-- Opening Marker --

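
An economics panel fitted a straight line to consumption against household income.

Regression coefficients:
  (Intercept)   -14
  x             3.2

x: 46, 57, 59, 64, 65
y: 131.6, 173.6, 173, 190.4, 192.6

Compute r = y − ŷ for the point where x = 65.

ŷ = -14 + 3.2·65 = 194
r = 192.6 − 194 = -1.4

r = -1.4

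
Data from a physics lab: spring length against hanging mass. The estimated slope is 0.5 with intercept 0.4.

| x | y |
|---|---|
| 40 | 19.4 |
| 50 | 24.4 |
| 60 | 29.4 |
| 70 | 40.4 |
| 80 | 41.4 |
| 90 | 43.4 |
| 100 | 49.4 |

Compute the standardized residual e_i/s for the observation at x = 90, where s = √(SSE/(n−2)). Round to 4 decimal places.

x=40: ŷ = 0.4 + 0.5·40 = 20.4; e = 19.4 − 20.4 = -1
x=50: ŷ = 0.4 + 0.5·50 = 25.4; e = 24.4 − 25.4 = -1
x=60: ŷ = 0.4 + 0.5·60 = 30.4; e = 29.4 − 30.4 = -1
x=70: ŷ = 0.4 + 0.5·70 = 35.4; e = 40.4 − 35.4 = 5
x=80: ŷ = 0.4 + 0.5·80 = 40.4; e = 41.4 − 40.4 = 1
x=90: ŷ = 0.4 + 0.5·90 = 45.4; e = 43.4 − 45.4 = -2
x=100: ŷ = 0.4 + 0.5·100 = 50.4; e = 49.4 − 50.4 = -1
SSE = 1 + 1 + 1 + 25 + 1 + 4 + 1 = 34
s = √(34/5) = 2.60768
e/s = -2 / 2.60768 = -0.7670

-0.7670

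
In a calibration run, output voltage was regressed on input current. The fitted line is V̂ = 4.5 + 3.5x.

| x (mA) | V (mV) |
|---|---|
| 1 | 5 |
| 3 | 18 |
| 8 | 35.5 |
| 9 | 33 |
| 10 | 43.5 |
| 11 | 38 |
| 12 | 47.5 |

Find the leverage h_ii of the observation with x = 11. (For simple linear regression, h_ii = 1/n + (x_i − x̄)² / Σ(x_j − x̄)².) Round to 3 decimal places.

x̄ = (1 + 3 + 8 + 9 + 10 + 11 + 12)/7 = 7.71429
Σ(x − x̄)² = 45.0816 + 22.2245 + 0.0816327 + 1.65306 + 5.22449 + 10.7959 + 18.3673 = 103.429
h = 1/7 + (3.28571)²/103.429 = 0.142857 + 0.10438 = 0.247

h = 0.247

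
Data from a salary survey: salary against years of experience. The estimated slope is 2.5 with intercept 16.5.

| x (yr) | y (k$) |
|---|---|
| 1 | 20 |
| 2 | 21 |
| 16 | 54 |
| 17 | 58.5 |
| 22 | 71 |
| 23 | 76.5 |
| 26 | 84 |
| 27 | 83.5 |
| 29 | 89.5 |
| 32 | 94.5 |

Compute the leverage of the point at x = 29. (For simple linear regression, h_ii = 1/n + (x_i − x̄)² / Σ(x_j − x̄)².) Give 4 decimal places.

x̄ = (1 + 2 + 16 + 17 + 22 + 23 + 26 + 27 + 29 + 32)/10 = 19.5
Σ(x − x̄)² = 342.25 + 306.25 + 12.25 + 6.25 + 6.25 + 12.25 + 42.25 + 56.25 + 90.25 + 156.25 = 1030.5
h = 1/10 + (9.5)²/1030.5 = 0.1 + 0.0875788 = 0.1876

h = 0.1876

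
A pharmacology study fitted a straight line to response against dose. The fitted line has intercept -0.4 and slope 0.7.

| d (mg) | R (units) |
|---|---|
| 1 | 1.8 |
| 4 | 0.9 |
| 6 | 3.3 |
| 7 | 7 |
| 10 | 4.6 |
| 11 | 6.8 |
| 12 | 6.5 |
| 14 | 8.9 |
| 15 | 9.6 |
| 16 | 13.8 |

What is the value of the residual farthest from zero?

e = 3

d=1: R̂ = -0.4 + 0.7·1 = 0.3; e = 1.8 − 0.3 = 1.5
d=4: R̂ = -0.4 + 0.7·4 = 2.4; e = 0.9 − 2.4 = -1.5
d=6: R̂ = -0.4 + 0.7·6 = 3.8; e = 3.3 − 3.8 = -0.5
d=7: R̂ = -0.4 + 0.7·7 = 4.5; e = 7 − 4.5 = 2.5
d=10: R̂ = -0.4 + 0.7·10 = 6.6; e = 4.6 − 6.6 = -2
d=11: R̂ = -0.4 + 0.7·11 = 7.3; e = 6.8 − 7.3 = -0.5
d=12: R̂ = -0.4 + 0.7·12 = 8; e = 6.5 − 8 = -1.5
d=14: R̂ = -0.4 + 0.7·14 = 9.4; e = 8.9 − 9.4 = -0.5
d=15: R̂ = -0.4 + 0.7·15 = 10.1; e = 9.6 − 10.1 = -0.5
d=16: R̂ = -0.4 + 0.7·16 = 10.8; e = 13.8 − 10.8 = 3
Largest |e| is 3 at d = 16, residual 3.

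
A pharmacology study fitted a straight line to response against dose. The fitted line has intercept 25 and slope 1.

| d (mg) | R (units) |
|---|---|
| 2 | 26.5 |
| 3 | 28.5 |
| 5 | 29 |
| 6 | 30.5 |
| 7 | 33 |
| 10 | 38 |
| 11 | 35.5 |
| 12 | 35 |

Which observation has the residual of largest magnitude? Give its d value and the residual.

d=2: ŷ = 25 + 2 = 27; e = 26.5 − 27 = -0.5
d=3: ŷ = 25 + 3 = 28; e = 28.5 − 28 = 0.5
d=5: ŷ = 25 + 5 = 30; e = 29 − 30 = -1
d=6: ŷ = 25 + 6 = 31; e = 30.5 − 31 = -0.5
d=7: ŷ = 25 + 7 = 32; e = 33 − 32 = 1
d=10: ŷ = 25 + 10 = 35; e = 38 − 35 = 3
d=11: ŷ = 25 + 11 = 36; e = 35.5 − 36 = -0.5
d=12: ŷ = 25 + 12 = 37; e = 35 − 37 = -2
Largest |e| is 3 at d = 10, residual 3.

d = 10, e = 3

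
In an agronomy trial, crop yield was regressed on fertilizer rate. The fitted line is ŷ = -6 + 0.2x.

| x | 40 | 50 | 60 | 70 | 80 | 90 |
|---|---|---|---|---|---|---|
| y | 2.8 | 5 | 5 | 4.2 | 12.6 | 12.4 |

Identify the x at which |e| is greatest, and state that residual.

x = 70, e = -3.8

x=40: ŷ = -6 + 0.2·40 = 2; e = 2.8 − 2 = 0.8
x=50: ŷ = -6 + 0.2·50 = 4; e = 5 − 4 = 1
x=60: ŷ = -6 + 0.2·60 = 6; e = 5 − 6 = -1
x=70: ŷ = -6 + 0.2·70 = 8; e = 4.2 − 8 = -3.8
x=80: ŷ = -6 + 0.2·80 = 10; e = 12.6 − 10 = 2.6
x=90: ŷ = -6 + 0.2·90 = 12; e = 12.4 − 12 = 0.4
Largest |e| is 3.8 at x = 70, residual -3.8.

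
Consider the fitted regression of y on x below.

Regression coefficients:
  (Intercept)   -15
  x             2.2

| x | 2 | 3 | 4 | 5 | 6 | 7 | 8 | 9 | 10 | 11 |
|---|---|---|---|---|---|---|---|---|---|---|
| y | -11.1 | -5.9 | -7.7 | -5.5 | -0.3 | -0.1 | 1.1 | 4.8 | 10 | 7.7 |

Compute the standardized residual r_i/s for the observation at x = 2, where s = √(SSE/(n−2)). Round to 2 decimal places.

x=2: ŷ = -15 + 2.2·2 = -10.6; r = -11.1 − (-10.6) = -0.5
x=3: ŷ = -15 + 2.2·3 = -8.4; r = -5.9 − (-8.4) = 2.5
x=4: ŷ = -15 + 2.2·4 = -6.2; r = -7.7 − (-6.2) = -1.5
x=5: ŷ = -15 + 2.2·5 = -4; r = -5.5 − (-4) = -1.5
x=6: ŷ = -15 + 2.2·6 = -1.8; r = -0.3 − (-1.8) = 1.5
x=7: ŷ = -15 + 2.2·7 = 0.4; r = -0.1 − 0.4 = -0.5
x=8: ŷ = -15 + 2.2·8 = 2.6; r = 1.1 − 2.6 = -1.5
x=9: ŷ = -15 + 2.2·9 = 4.8; r = 4.8 − 4.8 = 0
x=10: ŷ = -15 + 2.2·10 = 7; r = 10 − 7 = 3
x=11: ŷ = -15 + 2.2·11 = 9.2; r = 7.7 − 9.2 = -1.5
SSE = 0.25 + 6.25 + 2.25 + 2.25 + 2.25 + 0.25 + 2.25 + 0 + 9 + 2.25 = 27
s = √(27/8) = 1.83712
r/s = -0.5 / 1.83712 = -0.27

-0.27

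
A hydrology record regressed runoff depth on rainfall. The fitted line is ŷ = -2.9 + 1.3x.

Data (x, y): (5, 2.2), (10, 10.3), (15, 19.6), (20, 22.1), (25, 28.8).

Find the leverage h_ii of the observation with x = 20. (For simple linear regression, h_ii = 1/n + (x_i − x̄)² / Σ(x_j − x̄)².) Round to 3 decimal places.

h = 0.300

x̄ = (5 + 10 + 15 + 20 + 25)/5 = 15
Σ(x − x̄)² = 100 + 25 + 0 + 25 + 100 = 250
h = 1/5 + (5)²/250 = 0.2 + 0.1 = 0.300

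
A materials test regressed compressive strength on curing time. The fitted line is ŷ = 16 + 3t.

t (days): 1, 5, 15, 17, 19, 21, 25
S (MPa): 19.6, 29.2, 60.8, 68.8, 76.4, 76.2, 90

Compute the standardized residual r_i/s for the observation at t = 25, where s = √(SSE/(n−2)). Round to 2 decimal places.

-0.43

t=1: ŷ = 16 + 3·1 = 19; r = 19.6 − 19 = 0.6
t=5: ŷ = 16 + 3·5 = 31; r = 29.2 − 31 = -1.8
t=15: ŷ = 16 + 3·15 = 61; r = 60.8 − 61 = -0.2
t=17: ŷ = 16 + 3·17 = 67; r = 68.8 − 67 = 1.8
t=19: ŷ = 16 + 3·19 = 73; r = 76.4 − 73 = 3.4
t=21: ŷ = 16 + 3·21 = 79; r = 76.2 − 79 = -2.8
t=25: ŷ = 16 + 3·25 = 91; r = 90 − 91 = -1
SSE = 0.36 + 3.24 + 0.04 + 3.24 + 11.56 + 7.84 + 1 = 27.28
s = √(27.28/5) = 2.33581
r/s = -1 / 2.33581 = -0.43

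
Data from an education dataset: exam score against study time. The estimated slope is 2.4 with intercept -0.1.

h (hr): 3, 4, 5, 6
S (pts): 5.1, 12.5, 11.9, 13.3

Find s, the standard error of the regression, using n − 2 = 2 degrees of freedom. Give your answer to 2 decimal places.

h=3: ŷ = -0.1 + 2.4·3 = 7.1; r = 5.1 − 7.1 = -2
h=4: ŷ = -0.1 + 2.4·4 = 9.5; r = 12.5 − 9.5 = 3
h=5: ŷ = -0.1 + 2.4·5 = 11.9; r = 11.9 − 11.9 = 0
h=6: ŷ = -0.1 + 2.4·6 = 14.3; r = 13.3 − 14.3 = -1
SSE = 4 + 9 + 0 + 1 = 14
s = √(14/2) = √7 ≈ 2.65

s = 2.65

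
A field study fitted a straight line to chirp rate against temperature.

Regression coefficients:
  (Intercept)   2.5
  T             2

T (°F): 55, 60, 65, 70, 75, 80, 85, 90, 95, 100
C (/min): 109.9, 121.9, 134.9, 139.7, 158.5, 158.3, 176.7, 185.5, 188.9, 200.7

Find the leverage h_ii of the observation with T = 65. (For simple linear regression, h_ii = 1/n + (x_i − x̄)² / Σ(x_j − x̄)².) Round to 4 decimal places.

h = 0.1758

T̄ = (55 + 60 + 65 + 70 + 75 + 80 + 85 + 90 + 95 + 100)/10 = 77.5
Σ(T − T̄)² = 506.25 + 306.25 + 156.25 + 56.25 + 6.25 + 6.25 + 56.25 + 156.25 + 306.25 + 506.25 = 2062.5
h = 1/10 + (-12.5)²/2062.5 = 0.1 + 0.0757576 = 0.1758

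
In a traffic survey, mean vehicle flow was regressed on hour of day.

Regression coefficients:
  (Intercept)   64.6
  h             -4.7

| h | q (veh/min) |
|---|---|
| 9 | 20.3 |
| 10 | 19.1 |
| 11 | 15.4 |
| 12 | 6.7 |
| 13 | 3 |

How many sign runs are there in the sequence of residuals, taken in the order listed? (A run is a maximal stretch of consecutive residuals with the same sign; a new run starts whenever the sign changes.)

3 runs

h=9: ŷ = 64.6 − 4.7·9 = 22.3; e = 20.3 − 22.3 = -2
h=10: ŷ = 64.6 − 4.7·10 = 17.6; e = 19.1 − 17.6 = 1.5
h=11: ŷ = 64.6 − 4.7·11 = 12.9; e = 15.4 − 12.9 = 2.5
h=12: ŷ = 64.6 − 4.7·12 = 8.2; e = 6.7 − 8.2 = -1.5
h=13: ŷ = 64.6 − 4.7·13 = 3.5; e = 3 − 3.5 = -0.5
Signs: − + + − −
Runs: −×1, +×2, −×2 → 3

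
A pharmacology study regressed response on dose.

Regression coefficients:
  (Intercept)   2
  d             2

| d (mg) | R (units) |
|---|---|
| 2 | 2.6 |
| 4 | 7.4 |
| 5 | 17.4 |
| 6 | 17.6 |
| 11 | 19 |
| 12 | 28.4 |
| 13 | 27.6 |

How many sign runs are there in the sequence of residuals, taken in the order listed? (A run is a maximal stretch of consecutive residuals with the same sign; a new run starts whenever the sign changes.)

d=2: ŷ = 2 + 2·2 = 6; e = 2.6 − 6 = -3.4
d=4: ŷ = 2 + 2·4 = 10; e = 7.4 − 10 = -2.6
d=5: ŷ = 2 + 2·5 = 12; e = 17.4 − 12 = 5.4
d=6: ŷ = 2 + 2·6 = 14; e = 17.6 − 14 = 3.6
d=11: ŷ = 2 + 2·11 = 24; e = 19 − 24 = -5
d=12: ŷ = 2 + 2·12 = 26; e = 28.4 − 26 = 2.4
d=13: ŷ = 2 + 2·13 = 28; e = 27.6 − 28 = -0.4
Signs: − − + + − + −
Runs: −×2, +×2, −×1, +×1, −×1 → 5

5 runs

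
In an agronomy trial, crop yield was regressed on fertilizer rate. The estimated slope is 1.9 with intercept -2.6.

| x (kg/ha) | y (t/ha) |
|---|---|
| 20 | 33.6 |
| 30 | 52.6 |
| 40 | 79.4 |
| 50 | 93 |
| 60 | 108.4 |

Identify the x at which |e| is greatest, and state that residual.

x = 40, e = 6

x=20: ŷ = -2.6 + 1.9·20 = 35.4; e = 33.6 − 35.4 = -1.8
x=30: ŷ = -2.6 + 1.9·30 = 54.4; e = 52.6 − 54.4 = -1.8
x=40: ŷ = -2.6 + 1.9·40 = 73.4; e = 79.4 − 73.4 = 6
x=50: ŷ = -2.6 + 1.9·50 = 92.4; e = 93 − 92.4 = 0.6
x=60: ŷ = -2.6 + 1.9·60 = 111.4; e = 108.4 − 111.4 = -3
Largest |e| is 6 at x = 40, residual 6.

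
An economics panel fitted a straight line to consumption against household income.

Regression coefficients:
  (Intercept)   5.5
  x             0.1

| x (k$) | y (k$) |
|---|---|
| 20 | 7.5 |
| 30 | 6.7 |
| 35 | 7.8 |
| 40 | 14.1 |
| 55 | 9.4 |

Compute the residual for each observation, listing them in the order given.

0, -1.8, -1.2, 4.6, -1.6

x=20: ŷ = 5.5 + 0.1·20 = 7.5; e = 7.5 − 7.5 = 0
x=30: ŷ = 5.5 + 0.1·30 = 8.5; e = 6.7 − 8.5 = -1.8
x=35: ŷ = 5.5 + 0.1·35 = 9; e = 7.8 − 9 = -1.2
x=40: ŷ = 5.5 + 0.1·40 = 9.5; e = 14.1 − 9.5 = 4.6
x=55: ŷ = 5.5 + 0.1·55 = 11; e = 9.4 − 11 = -1.6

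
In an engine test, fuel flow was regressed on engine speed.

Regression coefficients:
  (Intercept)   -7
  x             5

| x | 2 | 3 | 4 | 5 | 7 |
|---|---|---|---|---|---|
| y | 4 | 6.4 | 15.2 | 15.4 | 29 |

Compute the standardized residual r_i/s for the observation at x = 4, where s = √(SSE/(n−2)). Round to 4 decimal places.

x=2: ŷ = -7 + 5·2 = 3; r = 4 − 3 = 1
x=3: ŷ = -7 + 5·3 = 8; r = 6.4 − 8 = -1.6
x=4: ŷ = -7 + 5·4 = 13; r = 15.2 − 13 = 2.2
x=5: ŷ = -7 + 5·5 = 18; r = 15.4 − 18 = -2.6
x=7: ŷ = -7 + 5·7 = 28; r = 29 − 28 = 1
SSE = 1 + 2.56 + 4.84 + 6.76 + 1 = 16.16
s = √(16.16/3) = 2.32092
r/s = 2.2 / 2.32092 = 0.9479

0.9479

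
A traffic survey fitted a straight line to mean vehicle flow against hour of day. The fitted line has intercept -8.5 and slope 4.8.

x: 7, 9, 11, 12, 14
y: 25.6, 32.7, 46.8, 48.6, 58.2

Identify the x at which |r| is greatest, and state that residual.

x=7: ŷ = -8.5 + 4.8·7 = 25.1; r = 25.6 − 25.1 = 0.5
x=9: ŷ = -8.5 + 4.8·9 = 34.7; r = 32.7 − 34.7 = -2
x=11: ŷ = -8.5 + 4.8·11 = 44.3; r = 46.8 − 44.3 = 2.5
x=12: ŷ = -8.5 + 4.8·12 = 49.1; r = 48.6 − 49.1 = -0.5
x=14: ŷ = -8.5 + 4.8·14 = 58.7; r = 58.2 − 58.7 = -0.5
Largest |r| is 2.5 at x = 11, residual 2.5.

x = 11, r = 2.5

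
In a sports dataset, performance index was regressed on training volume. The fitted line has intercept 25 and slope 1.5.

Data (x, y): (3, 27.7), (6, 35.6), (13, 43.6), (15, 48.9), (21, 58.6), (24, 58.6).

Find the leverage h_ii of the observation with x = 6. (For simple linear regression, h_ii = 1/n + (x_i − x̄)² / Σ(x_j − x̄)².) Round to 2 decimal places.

x̄ = (3 + 6 + 13 + 15 + 21 + 24)/6 = 13.6667
Σ(x − x̄)² = 113.778 + 58.7778 + 0.444444 + 1.77778 + 53.7778 + 106.778 = 335.333
h = 1/6 + (-7.66667)²/335.333 = 0.166667 + 0.175282 = 0.34

h = 0.34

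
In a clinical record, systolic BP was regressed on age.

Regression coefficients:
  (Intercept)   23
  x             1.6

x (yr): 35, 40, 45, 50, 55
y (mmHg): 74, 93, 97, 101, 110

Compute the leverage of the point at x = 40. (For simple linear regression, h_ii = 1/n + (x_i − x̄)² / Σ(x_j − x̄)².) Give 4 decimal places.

h = 0.3000

x̄ = (35 + 40 + 45 + 50 + 55)/5 = 45
Σ(x − x̄)² = 100 + 25 + 0 + 25 + 100 = 250
h = 1/5 + (-5)²/250 = 0.2 + 0.1 = 0.3000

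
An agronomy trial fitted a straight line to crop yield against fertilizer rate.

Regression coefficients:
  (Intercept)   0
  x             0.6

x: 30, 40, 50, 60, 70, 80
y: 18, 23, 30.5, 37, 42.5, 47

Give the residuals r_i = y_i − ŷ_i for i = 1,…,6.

x=30: ŷ = 0.6·30 = 18; r = 18 − 18 = 0
x=40: ŷ = 0.6·40 = 24; r = 23 − 24 = -1
x=50: ŷ = 0.6·50 = 30; r = 30.5 − 30 = 0.5
x=60: ŷ = 0.6·60 = 36; r = 37 − 36 = 1
x=70: ŷ = 0.6·70 = 42; r = 42.5 − 42 = 0.5
x=80: ŷ = 0.6·80 = 48; r = 47 − 48 = -1

0, -1, 0.5, 1, 0.5, -1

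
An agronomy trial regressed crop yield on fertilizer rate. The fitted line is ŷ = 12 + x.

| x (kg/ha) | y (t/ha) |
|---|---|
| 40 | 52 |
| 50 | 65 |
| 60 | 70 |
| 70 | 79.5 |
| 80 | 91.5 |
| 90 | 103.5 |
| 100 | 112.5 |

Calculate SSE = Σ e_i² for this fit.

SSE = 22

x=40: ŷ = 12 + 40 = 52; e = 52 − 52 = 0
x=50: ŷ = 12 + 50 = 62; e = 65 − 62 = 3
x=60: ŷ = 12 + 60 = 72; e = 70 − 72 = -2
x=70: ŷ = 12 + 70 = 82; e = 79.5 − 82 = -2.5
x=80: ŷ = 12 + 80 = 92; e = 91.5 − 92 = -0.5
x=90: ŷ = 12 + 90 = 102; e = 103.5 − 102 = 1.5
x=100: ŷ = 12 + 100 = 112; e = 112.5 − 112 = 0.5
SSE = 0 + 9 + 4 + 6.25 + 0.25 + 2.25 + 0.25 = 22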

-- Closing Marker --

Look through the data above and return exactly the lines from the one that contains "22.1), (25, 28.8)." to the one that contains "S (MPa): 19.6, 29.2, 60.8, 68.8, 76.4, 76.2, 90", inclusive, with nothing else.

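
Data (x, y): (5, 2.2), (10, 10.3), (15, 19.6), (20, 22.1), (25, 28.8).

Find the leverage h_ii of the observation with x = 20. (For simple linear regression, h_ii = 1/n + (x_i − x̄)² / Σ(x_j − x̄)².) Round to 3 decimal places.

h = 0.300

x̄ = (5 + 10 + 15 + 20 + 25)/5 = 15
Σ(x − x̄)² = 100 + 25 + 0 + 25 + 100 = 250
h = 1/5 + (5)²/250 = 0.2 + 0.1 = 0.300

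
A materials test regressed compressive strength on curing time. The fitted line is ŷ = 16 + 3t.

t (days): 1, 5, 15, 17, 19, 21, 25
S (MPa): 19.6, 29.2, 60.8, 68.8, 76.4, 76.2, 90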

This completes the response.